### Exercise details
Every record has to be written out exactly, with no line missing.

(Dataset entries)

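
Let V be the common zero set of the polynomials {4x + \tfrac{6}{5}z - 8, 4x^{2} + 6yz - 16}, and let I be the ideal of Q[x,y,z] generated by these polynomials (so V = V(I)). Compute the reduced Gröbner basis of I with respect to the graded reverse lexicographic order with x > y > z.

G = {yz + \tfrac{3}{50}z^{2} - \tfrac{4}{5}z, x + \tfrac{3}{10}z - 2}

f_1 = 4x + \tfrac{6}{5}z - 8, LT = x.
f_2 = 4x^{2} + 6yz - 16, LT = x^{2}.

S(f_1,f_2): lcm = x^{2}. S = \tfrac{3}{10}xz - \tfrac{3}{2}yz - 2x + 4.
  leading term xz: subtract (\tfrac{3}{40}z)·f_1 from \tfrac{3}{10}xz - \tfrac{3}{2}yz - 2x + 4 → -\tfrac{3}{2}yz - \tfrac{9}{100}z^{2} - 2x + \tfrac{3}{5}z + 4
  leading term yz: no divisor's leading term divides it; move -\tfrac{3}{2}yz to the remainder.
  leading term z^{2}: no divisor's leading term divides it; move -\tfrac{9}{100}z^{2} to the remainder.
  leading term x: subtract (-\tfrac{1}{2})·f_1 from -2x + \tfrac{3}{5}z + 4 → \tfrac{6}{5}z
  leading term z: no divisor's leading term divides it; move \tfrac{6}{5}z to the remainder.
  remainder -\tfrac{3}{2}yz - \tfrac{9}{100}z^{2} + \tfrac{6}{5}z ≠ 0; add g_3 = -\tfrac{3}{2}yz - \tfrac{9}{100}z^{2} + \tfrac{6}{5}z to the basis.

The other S-polynomials (S(f_1,g_3), S(f_2,g_3)) all reduce to 0 modulo the current basis, so we have a Gröbner basis.
Inter-reduce: drop elements whose leading term is divisible by another's, tail-reduce, and make monic.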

(End Dataset entries)

### Problem solution
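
Let V be the common zero set of the polynomials {4x + \tfrac{6}{5}z - 8, 4x^{2} + 6yz - 16}, and let I be the ideal of Q[x,y,z] generated by these polynomials (so V = V(I)). Compute the reduced Gröbner basis of I with respect to the graded reverse lexicographic order with x > y > z.

G = {yz + \tfrac{3}{50}z^{2} - \tfrac{4}{5}z, x + \tfrac{3}{10}z - 2}

f_1 = 4x + \tfrac{6}{5}z - 8, LT = x.
f_2 = 4x^{2} + 6yz - 16, LT = x^{2}.

S(f_1,f_2): lcm = x^{2}. S = \tfrac{3}{10}xz - \tfrac{3}{2}yz - 2x + 4.
  leading term xz: subtract (\tfrac{3}{40}z)·f_1 from \tfrac{3}{10}xz - \tfrac{3}{2}yz - 2x + 4 → -\tfrac{3}{2}yz - \tfrac{9}{100}z^{2} - 2x + \tfrac{3}{5}z + 4
  leading term yz: no divisor's leading term divides it; move -\tfrac{3}{2}yz to the remainder.
  leading term z^{2}: no divisor's leading term divides it; move -\tfrac{9}{100}z^{2} to the remainder.
  leading term x: subtract (-\tfrac{1}{2})·f_1 from -2x + \tfrac{3}{5}z + 4 → \tfrac{6}{5}z
  leading term z: no divisor's leading term divides it; move \tfrac{6}{5}z to the remainder.
  remainder -\tfrac{3}{2}yz - \tfrac{9}{100}z^{2} + \tfrac{6}{5}z ≠ 0; add g_3 = -\tfrac{3}{2}yz - \tfrac{9}{100}z^{2} + \tfrac{6}{5}z to the basis.

The other S-polynomials (S(f_1,g_3), S(f_2,g_3)) all reduce to 0 modulo the current basis, so we have a Gröbner basis.
Inter-reduce: drop elements whose leading term is divisible by another's, tail-reduce, and make monic.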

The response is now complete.